- AIM OF THE TASK -
Below is a listing; return it in full, exactly as it appears.

- RECORDS FOR THE EXERCISE -
*** Block opens ***
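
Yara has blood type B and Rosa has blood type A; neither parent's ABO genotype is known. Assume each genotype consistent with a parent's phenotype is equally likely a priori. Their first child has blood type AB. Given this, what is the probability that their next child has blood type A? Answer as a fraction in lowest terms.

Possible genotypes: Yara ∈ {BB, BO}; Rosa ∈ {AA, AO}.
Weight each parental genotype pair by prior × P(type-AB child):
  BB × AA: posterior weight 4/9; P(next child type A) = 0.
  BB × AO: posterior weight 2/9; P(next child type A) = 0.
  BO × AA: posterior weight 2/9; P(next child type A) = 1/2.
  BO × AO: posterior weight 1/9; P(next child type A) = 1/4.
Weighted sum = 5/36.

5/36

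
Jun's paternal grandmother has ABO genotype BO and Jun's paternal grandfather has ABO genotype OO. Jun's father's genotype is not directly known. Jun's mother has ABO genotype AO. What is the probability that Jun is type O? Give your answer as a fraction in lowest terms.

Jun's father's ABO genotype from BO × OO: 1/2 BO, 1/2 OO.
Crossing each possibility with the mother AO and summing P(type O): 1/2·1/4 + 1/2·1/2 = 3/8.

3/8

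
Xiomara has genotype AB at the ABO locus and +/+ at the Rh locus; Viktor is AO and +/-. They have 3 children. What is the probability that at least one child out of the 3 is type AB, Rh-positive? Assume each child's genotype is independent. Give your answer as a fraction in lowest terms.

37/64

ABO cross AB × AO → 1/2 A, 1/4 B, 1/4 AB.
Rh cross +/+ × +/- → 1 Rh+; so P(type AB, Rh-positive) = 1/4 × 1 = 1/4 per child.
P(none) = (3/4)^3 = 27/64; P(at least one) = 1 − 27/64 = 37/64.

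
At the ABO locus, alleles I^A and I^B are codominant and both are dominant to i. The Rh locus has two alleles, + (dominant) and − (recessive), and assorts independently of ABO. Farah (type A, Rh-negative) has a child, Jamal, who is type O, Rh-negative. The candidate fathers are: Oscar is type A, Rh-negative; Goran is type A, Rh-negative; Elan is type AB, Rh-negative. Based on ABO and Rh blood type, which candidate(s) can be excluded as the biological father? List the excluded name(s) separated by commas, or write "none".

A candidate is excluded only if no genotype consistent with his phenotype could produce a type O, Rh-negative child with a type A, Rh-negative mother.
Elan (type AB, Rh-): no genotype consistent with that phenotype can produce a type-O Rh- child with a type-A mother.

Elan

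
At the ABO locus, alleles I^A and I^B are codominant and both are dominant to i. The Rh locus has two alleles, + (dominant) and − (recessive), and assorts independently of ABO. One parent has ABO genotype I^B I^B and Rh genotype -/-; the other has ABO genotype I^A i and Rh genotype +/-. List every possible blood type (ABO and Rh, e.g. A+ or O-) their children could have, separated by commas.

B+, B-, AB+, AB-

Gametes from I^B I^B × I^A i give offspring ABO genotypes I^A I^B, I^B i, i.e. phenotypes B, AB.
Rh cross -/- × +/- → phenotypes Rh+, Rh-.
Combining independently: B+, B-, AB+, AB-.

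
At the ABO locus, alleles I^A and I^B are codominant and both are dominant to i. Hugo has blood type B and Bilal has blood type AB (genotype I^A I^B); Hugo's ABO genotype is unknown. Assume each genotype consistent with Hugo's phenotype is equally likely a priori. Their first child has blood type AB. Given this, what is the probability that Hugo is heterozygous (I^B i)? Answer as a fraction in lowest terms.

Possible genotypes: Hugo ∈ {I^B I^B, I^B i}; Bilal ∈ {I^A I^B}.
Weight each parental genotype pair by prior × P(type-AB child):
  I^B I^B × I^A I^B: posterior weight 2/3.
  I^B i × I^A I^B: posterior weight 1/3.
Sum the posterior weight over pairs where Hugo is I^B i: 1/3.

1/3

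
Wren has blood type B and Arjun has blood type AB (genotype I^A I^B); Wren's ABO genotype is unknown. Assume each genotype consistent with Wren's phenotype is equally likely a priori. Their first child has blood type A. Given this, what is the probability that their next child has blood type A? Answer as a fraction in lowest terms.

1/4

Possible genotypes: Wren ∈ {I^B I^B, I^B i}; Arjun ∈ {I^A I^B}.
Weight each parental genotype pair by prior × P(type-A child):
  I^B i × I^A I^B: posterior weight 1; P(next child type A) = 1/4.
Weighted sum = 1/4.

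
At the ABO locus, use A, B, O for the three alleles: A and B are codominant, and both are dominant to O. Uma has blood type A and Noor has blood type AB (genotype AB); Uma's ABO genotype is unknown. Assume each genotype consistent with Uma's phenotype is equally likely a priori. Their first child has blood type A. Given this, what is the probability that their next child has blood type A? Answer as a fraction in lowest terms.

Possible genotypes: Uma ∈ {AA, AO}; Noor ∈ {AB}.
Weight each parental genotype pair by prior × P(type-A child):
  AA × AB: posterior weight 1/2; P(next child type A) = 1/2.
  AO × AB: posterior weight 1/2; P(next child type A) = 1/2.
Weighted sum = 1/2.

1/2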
*** Block closes ***
- TASK RESULT -
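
Yara has blood type B and Rosa has blood type A; neither parent's ABO genotype is known. Assume each genotype consistent with a parent's phenotype is equally likely a priori. Their first child has blood type AB. Given this, what is the probability that their next child has blood type A? Answer as a fraction in lowest terms.

Possible genotypes: Yara ∈ {BB, BO}; Rosa ∈ {AA, AO}.
Weight each parental genotype pair by prior × P(type-AB child):
  BB × AA: posterior weight 4/9; P(next child type A) = 0.
  BB × AO: posterior weight 2/9; P(next child type A) = 0.
  BO × AA: posterior weight 2/9; P(next child type A) = 1/2.
  BO × AO: posterior weight 1/9; P(next child type A) = 1/4.
Weighted sum = 5/36.

5/36

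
Jun's paternal grandmother has ABO genotype BO and Jun's paternal grandfather has ABO genotype OO. Jun's father's genotype is not directly known. Jun's mother has ABO genotype AO. What is the probability that Jun is type O? Give your answer as a fraction in lowest terms.

Jun's father's ABO genotype from BO × OO: 1/2 BO, 1/2 OO.
Crossing each possibility with the mother AO and summing P(type O): 1/2·1/4 + 1/2·1/2 = 3/8.

3/8

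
Xiomara has genotype AB at the ABO locus and +/+ at the Rh locus; Viktor is AO and +/-. They have 3 children. What is the probability that at least one child out of the 3 is type AB, Rh-positive? Assume each child's genotype is independent. Give your answer as a fraction in lowest terms.

37/64

ABO cross AB × AO → 1/2 A, 1/4 B, 1/4 AB.
Rh cross +/+ × +/- → 1 Rh+; so P(type AB, Rh-positive) = 1/4 × 1 = 1/4 per child.
P(none) = (3/4)^3 = 27/64; P(at least one) = 1 − 27/64 = 37/64.

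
At the ABO locus, alleles I^A and I^B are codominant and both are dominant to i. The Rh locus has two alleles, + (dominant) and − (recessive), and assorts independently of ABO. Farah (type A, Rh-negative) has a child, Jamal, who is type O, Rh-negative. The candidate fathers are: Oscar is type A, Rh-negative; Goran is type A, Rh-negative; Elan is type AB, Rh-negative. Based on ABO and Rh blood type, which candidate(s) can be excluded as the biological father? List the excluded name(s) separated by commas, or write "none".

A candidate is excluded only if no genotype consistent with his phenotype could produce a type O, Rh-negative child with a type A, Rh-negative mother.
Elan (type AB, Rh-): no genotype consistent with that phenotype can produce a type-O Rh- child with a type-A mother.

Elan

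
At the ABO locus, alleles I^A and I^B are codominant and both are dominant to i. The Rh locus has two alleles, + (dominant) and − (recessive), and assorts independently of ABO. One parent has ABO genotype I^B I^B and Rh genotype -/-; the other has ABO genotype I^A i and Rh genotype +/-. List every possible blood type (ABO and Rh, e.g. A+ or O-) their children could have, separated by commas.

B+, B-, AB+, AB-

Gametes from I^B I^B × I^A i give offspring ABO genotypes I^A I^B, I^B i, i.e. phenotypes B, AB.
Rh cross -/- × +/- → phenotypes Rh+, Rh-.
Combining independently: B+, B-, AB+, AB-.

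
At the ABO locus, alleles I^A and I^B are codominant and both are dominant to i. Hugo has blood type B and Bilal has blood type AB (genotype I^A I^B); Hugo's ABO genotype is unknown. Assume each genotype consistent with Hugo's phenotype is equally likely a priori. Their first child has blood type AB. Given this, what is the probability that Hugo is heterozygous (I^B i)? Answer as a fraction in lowest terms.

Possible genotypes: Hugo ∈ {I^B I^B, I^B i}; Bilal ∈ {I^A I^B}.
Weight each parental genotype pair by prior × P(type-AB child):
  I^B I^B × I^A I^B: posterior weight 2/3.
  I^B i × I^A I^B: posterior weight 1/3.
Sum the posterior weight over pairs where Hugo is I^B i: 1/3.

1/3

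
Wren has blood type B and Arjun has blood type AB (genotype I^A I^B); Wren's ABO genotype is unknown. Assume each genotype consistent with Wren's phenotype is equally likely a priori. Their first child has blood type A. Given this, what is the probability that their next child has blood type A? Answer as a fraction in lowest terms.

1/4

Possible genotypes: Wren ∈ {I^B I^B, I^B i}; Arjun ∈ {I^A I^B}.
Weight each parental genotype pair by prior × P(type-A child):
  I^B i × I^A I^B: posterior weight 1; P(next child type A) = 1/4.
Weighted sum = 1/4.

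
At the ABO locus, use A, B, O for the three alleles: A and B are codominant, and both are dominant to O. Uma has blood type A and Noor has blood type AB (genotype AB); Uma's ABO genotype is unknown. Assume each genotype consistent with Uma's phenotype is equally likely a priori. Their first child has blood type A. Given this, what is the probability that their next child has blood type A? Answer as a fraction in lowest terms.

Possible genotypes: Uma ∈ {AA, AO}; Noor ∈ {AB}.
Weight each parental genotype pair by prior × P(type-A child):
  AA × AB: posterior weight 1/2; P(next child type A) = 1/2.
  AO × AB: posterior weight 1/2; P(next child type A) = 1/2.
Weighted sum = 1/2.

1/2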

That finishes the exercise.